▶ **PROVIDED MATERIAL**:
▶

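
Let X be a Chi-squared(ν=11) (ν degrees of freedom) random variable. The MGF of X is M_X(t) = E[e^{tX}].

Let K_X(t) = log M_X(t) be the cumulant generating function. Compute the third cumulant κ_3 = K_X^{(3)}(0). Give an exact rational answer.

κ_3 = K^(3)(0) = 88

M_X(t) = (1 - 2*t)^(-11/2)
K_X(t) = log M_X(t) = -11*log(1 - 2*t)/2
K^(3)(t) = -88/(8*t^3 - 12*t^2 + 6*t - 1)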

◀
▶

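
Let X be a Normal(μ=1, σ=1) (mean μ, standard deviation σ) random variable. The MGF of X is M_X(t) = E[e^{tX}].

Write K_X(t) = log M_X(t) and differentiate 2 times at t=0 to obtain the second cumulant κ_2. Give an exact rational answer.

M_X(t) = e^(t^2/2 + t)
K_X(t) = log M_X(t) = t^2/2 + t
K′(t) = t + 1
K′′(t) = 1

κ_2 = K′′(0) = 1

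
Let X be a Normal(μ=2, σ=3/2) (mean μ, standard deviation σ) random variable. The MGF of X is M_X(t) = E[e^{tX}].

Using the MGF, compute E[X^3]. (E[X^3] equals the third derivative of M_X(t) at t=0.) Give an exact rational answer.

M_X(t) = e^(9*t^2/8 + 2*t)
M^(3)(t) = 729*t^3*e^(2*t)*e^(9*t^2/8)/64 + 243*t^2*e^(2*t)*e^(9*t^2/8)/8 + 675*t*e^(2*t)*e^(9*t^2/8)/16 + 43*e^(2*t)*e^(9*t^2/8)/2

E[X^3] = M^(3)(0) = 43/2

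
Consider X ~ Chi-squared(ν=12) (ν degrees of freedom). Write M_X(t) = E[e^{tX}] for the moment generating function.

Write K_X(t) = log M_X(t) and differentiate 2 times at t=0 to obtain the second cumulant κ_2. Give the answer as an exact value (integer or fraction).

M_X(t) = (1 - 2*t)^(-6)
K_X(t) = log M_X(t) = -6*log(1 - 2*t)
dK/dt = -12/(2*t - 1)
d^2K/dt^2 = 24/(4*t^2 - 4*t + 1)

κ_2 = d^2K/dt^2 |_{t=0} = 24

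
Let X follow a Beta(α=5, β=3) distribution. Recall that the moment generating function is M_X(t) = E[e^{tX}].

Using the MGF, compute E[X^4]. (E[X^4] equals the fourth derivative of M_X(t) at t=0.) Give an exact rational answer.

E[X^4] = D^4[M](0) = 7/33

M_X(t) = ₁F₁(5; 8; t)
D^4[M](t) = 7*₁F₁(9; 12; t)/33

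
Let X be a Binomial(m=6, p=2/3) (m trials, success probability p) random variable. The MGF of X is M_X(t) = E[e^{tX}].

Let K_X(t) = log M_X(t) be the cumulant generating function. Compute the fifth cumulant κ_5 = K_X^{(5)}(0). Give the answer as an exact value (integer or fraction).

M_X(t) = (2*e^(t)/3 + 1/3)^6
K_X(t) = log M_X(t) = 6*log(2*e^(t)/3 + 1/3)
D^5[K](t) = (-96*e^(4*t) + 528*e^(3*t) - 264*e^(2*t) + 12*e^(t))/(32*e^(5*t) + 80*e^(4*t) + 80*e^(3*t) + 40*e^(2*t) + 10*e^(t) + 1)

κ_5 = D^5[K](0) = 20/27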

◀

▶ **WHAT THE EXERCISE ASKS**:
In the listing above, locate the line containing "Consider X ~" and the line containing "Let X follow". Extract those two lines and every line between them, exactly as written, and only those.

▶ **OUTPUT FOR THIS TASK**:
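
Consider X ~ Chi-squared(ν=12) (ν degrees of freedom). Write M_X(t) = E[e^{tX}] for the moment generating function.

Write K_X(t) = log M_X(t) and differentiate 2 times at t=0 to obtain the second cumulant κ_2. Give the answer as an exact value (integer or fraction).

M_X(t) = (1 - 2*t)^(-6)
K_X(t) = log M_X(t) = -6*log(1 - 2*t)
dK/dt = -12/(2*t - 1)
d^2K/dt^2 = 24/(4*t^2 - 4*t + 1)

κ_2 = d^2K/dt^2 |_{t=0} = 24

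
Let X follow a Beta(α=5, β=3) distribution. Recall that the moment generating function is M_X(t) = E[e^{tX}].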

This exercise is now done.